* _What the task asks_
Please retype all the data below exactly, line for line.

* _The input_
================

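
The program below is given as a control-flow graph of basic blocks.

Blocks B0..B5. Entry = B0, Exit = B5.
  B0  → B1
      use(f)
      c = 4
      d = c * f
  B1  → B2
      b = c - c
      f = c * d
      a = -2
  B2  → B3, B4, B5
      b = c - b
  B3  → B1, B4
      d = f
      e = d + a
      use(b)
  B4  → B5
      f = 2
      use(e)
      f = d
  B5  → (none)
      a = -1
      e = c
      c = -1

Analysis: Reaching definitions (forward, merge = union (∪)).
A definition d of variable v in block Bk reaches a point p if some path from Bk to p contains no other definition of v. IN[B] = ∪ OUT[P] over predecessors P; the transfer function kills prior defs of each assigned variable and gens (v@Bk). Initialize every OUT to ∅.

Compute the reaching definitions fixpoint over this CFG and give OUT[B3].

Converged values:
  B0:   IN={}   OUT={c@B0, d@B0}
  B1:   IN={a@B1, b@B2, c@B0, d@B0, d@B3, e@B3, f@B1}   OUT={a@B1, b@B1, c@B0, d@B0, d@B3, e@B3, f@B1}
  B2:   IN={a@B1, b@B1, c@B0, d@B0, d@B3, e@B3, f@B1}   OUT={a@B1, b@B2, c@B0, d@B0, d@B3, e@B3, f@B1}
  B3:   IN={a@B1, b@B2, c@B0, d@B0, d@B3, e@B3, f@B1}   OUT={a@B1, b@B2, c@B0, d@B3, e@B3, f@B1}
  B4:   IN={a@B1, b@B2, c@B0, d@B0, d@B3, e@B3, f@B1}   OUT={a@B1, b@B2, c@B0, d@B0, d@B3, e@B3, f@B4}
  B5:   IN={a@B1, b@B2, c@B0, d@B0, d@B3, e@B3, f@B1, f@B4}   OUT={a@B5, b@B2, c@B5, d@B0, d@B3, e@B5, f@B1, f@B4}

Merge at B3: IN[B3] = OUT[B2] = {a@B1, b@B2, c@B0, d@B0, d@B3, e@B3, f@B1}
Applying B3's transfer function to that IN value gives OUT[B3] (row B3 above).

Answer: {a@B1, b@B2, c@B0, d@B3, e@B3, f@B1}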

================

* _Result of this exercise_
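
The program below is given as a control-flow graph of basic blocks.

Blocks B0..B5. Entry = B0, Exit = B5.
  B0  → B1
      use(f)
      c = 4
      d = c * f
  B1  → B2
      b = c - c
      f = c * d
      a = -2
  B2  → B3, B4, B5
      b = c - b
  B3  → B1, B4
      d = f
      e = d + a
      use(b)
  B4  → B5
      f = 2
      use(e)
      f = d
  B5  → (none)
      a = -1
      e = c
      c = -1

Analysis: Reaching definitions (forward, merge = union (∪)).
A definition d of variable v in block Bk reaches a point p if some path from Bk to p contains no other definition of v. IN[B] = ∪ OUT[P] over predecessors P; the transfer function kills prior defs of each assigned variable and gens (v@Bk). Initialize every OUT to ∅.

Compute the reaching definitions fixpoint over this CFG and give OUT[B3].

Converged values:
  B0:   IN={}   OUT={c@B0, d@B0}
  B1:   IN={a@B1, b@B2, c@B0, d@B0, d@B3, e@B3, f@B1}   OUT={a@B1, b@B1, c@B0, d@B0, d@B3, e@B3, f@B1}
  B2:   IN={a@B1, b@B1, c@B0, d@B0, d@B3, e@B3, f@B1}   OUT={a@B1, b@B2, c@B0, d@B0, d@B3, e@B3, f@B1}
  B3:   IN={a@B1, b@B2, c@B0, d@B0, d@B3, e@B3, f@B1}   OUT={a@B1, b@B2, c@B0, d@B3, e@B3, f@B1}
  B4:   IN={a@B1, b@B2, c@B0, d@B0, d@B3, e@B3, f@B1}   OUT={a@B1, b@B2, c@B0, d@B0, d@B3, e@B3, f@B4}
  B5:   IN={a@B1, b@B2, c@B0, d@B0, d@B3, e@B3, f@B1, f@B4}   OUT={a@B5, b@B2, c@B5, d@B0, d@B3, e@B5, f@B1, f@B4}

Merge at B3: IN[B3] = OUT[B2] = {a@B1, b@B2, c@B0, d@B0, d@B3, e@B3, f@B1}
Applying B3's transfer function to that IN value gives OUT[B3] (row B3 above).

Answer: {a@B1, b@B2, c@B0, d@B3, e@B3, f@B1}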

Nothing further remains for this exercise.